### What the task requires
The result should be every line of the listing that holds the word "partners".

### Exercise inputs
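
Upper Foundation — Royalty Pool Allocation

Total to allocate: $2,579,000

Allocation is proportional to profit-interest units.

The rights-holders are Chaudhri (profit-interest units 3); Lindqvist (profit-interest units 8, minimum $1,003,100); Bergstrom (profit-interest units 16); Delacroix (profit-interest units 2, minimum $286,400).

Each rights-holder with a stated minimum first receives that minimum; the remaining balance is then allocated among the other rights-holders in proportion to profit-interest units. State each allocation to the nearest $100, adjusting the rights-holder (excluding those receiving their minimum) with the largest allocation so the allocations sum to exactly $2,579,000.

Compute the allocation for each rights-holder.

Minimums first: Lindqvist $1,003,100; Delacroix $286,400. Balance $1,289,500.
Balance split over remaining profit-interest units 19: Chaudhri 203,605.26 → $203,600; Bergstrom 1,085,894.74 → $1,085,900.

Chaudhri: $203,600 · Lindqvist: $1,003,100 · Bergstrom: $1,085,900 · Delacroix: $286,400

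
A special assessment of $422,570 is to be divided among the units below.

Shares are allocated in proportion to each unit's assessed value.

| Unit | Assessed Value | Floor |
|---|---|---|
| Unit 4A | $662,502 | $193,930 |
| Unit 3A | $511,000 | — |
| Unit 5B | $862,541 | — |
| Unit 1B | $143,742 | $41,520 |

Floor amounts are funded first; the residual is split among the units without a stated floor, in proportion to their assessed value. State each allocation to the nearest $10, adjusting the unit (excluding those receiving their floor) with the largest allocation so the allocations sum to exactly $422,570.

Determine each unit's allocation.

Unit 4A: $193,930 · Unit 3A: $69,610 · Unit 5B: $117,510 · Unit 1B: $41,520

Minimums first: Unit 4A $193,930; Unit 1B $41,520. Balance $187,120.
Balance split over remaining assessed value 1,373,541: Unit 3A 69,614.46 → $69,610; Unit 5B 117,505.54 → $117,510.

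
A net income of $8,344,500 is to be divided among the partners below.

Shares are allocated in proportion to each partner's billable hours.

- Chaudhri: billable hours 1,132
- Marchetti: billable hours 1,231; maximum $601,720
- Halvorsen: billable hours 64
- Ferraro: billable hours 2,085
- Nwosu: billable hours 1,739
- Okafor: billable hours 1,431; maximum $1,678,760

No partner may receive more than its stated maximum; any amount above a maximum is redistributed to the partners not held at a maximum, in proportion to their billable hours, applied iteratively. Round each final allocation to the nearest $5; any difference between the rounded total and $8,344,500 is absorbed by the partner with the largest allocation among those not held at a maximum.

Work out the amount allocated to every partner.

Total billable hours = 7,682.
Unconstrained shares: Chaudhri 1,229,624.32; Marchetti 1,337,162.13; Halvorsen 69,519.40; Ferraro 2,264,811.57; Nwosu 1,888,972.34; Okafor 1,554,410.24.
Cap binds for Marchetti ($601,720); remaining pool $7,742,780 reallocated over remaining billable hours 6,451.
Cap binds for Okafor ($1,678,760); remaining pool $6,064,020 reallocated over remaining billable hours 5,020.
Redistributed shares: Chaudhri 1,367,424.43 → $1,367,425; Halvorsen 77,310.22 → $77,310; Ferraro 2,518,621.85 → $2,518,620; Nwosu 2,100,663.50 → $2,100,665.

Chaudhri: $1,367,425; Marchetti: $601,720; Halvorsen: $77,310; Ferraro: $2,518,620; Nwosu: $2,100,665; Okafor: $1,678,760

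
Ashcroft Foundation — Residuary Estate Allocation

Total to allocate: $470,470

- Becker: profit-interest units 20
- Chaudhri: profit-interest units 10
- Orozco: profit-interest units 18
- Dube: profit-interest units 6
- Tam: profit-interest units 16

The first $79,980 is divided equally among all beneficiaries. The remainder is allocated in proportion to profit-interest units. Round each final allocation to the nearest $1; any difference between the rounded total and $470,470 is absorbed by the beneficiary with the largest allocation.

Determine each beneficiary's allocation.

$79,980 shared equally gives $15,996 per beneficiary.
Remainder $390,490 by profit-interest units (total 70): Becker 111,568.57 → $111,569; Chaudhri 55,784.29 → $55,784; Orozco 100,411.71 → $100,412; Dube 33,470.57 → $33,471; Tam 89,254.86 → $89,255.
Rounding difference −$1 on remainder applied to Becker.
Totals: Becker $15,996 + $111,568 = $127,564; Chaudhri $15,996 + $55,784 = $71,780; Orozco $15,996 + $100,412 = $116,408; Dube $15,996 + $33,471 = $49,467; Tam $15,996 + $89,255 = $105,251.

Becker: $127,564 | Chaudhri: $71,780 | Orozco: $116,408 | Dube: $49,467 | Tam: $105,251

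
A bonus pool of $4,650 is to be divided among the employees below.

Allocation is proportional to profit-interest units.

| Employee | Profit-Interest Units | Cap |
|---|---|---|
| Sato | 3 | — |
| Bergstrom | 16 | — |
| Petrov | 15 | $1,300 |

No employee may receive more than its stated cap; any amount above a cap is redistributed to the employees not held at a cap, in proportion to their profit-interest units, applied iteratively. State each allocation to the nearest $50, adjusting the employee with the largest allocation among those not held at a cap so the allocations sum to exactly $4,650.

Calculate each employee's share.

Sato: $550 · Bergstrom: $2,800 · Petrov: $1,300

Total profit-interest units = 34.
Proportional shares (ignoring caps): Sato 410.29; Bergstrom 2,188.24; Petrov 2,051.47.
Cap binds for Petrov ($1,300); remaining pool $3,350 reallocated over remaining profit-interest units 19.
Redistributed shares: Sato 528.95 → $550; Bergstrom 2,821.05 → $2,800.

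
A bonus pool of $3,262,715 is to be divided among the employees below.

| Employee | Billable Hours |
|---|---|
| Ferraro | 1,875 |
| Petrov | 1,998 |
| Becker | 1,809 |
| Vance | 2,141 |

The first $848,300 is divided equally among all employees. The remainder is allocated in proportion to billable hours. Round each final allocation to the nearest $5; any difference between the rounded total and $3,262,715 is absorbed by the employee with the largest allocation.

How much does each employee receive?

$848,300 shared equally gives $212,075 per employee.
Remainder $2,414,415 by billable hours (total 7,823): Ferraro 578,681.85 → $578,680; Petrov 616,643.38 → $616,645; Becker 558,312.25 → $558,310; Vance 660,777.52 → $660,780.
Totals: Ferraro $212,075 + $578,680 = $790,755; Petrov $212,075 + $616,645 = $828,720; Becker $212,075 + $558,310 = $770,385; Vance $212,075 + $660,780 = $872,855.

Ferraro: $790,755 | Petrov: $828,720 | Becker: $770,385 | Vance: $872,855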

### Completed exercise
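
A net income of $8,344,500 is to be divided among the partners below.
No partner may receive more than its stated maximum; any amount above a maximum is redistributed to the partners not held at a maximum, in proportion to their billable hours, applied iteratively. Round each final allocation to the nearest $5; any difference between the rounded total and $8,344,500 is absorbed by the partner with the largest allocation among those not held at a maximum.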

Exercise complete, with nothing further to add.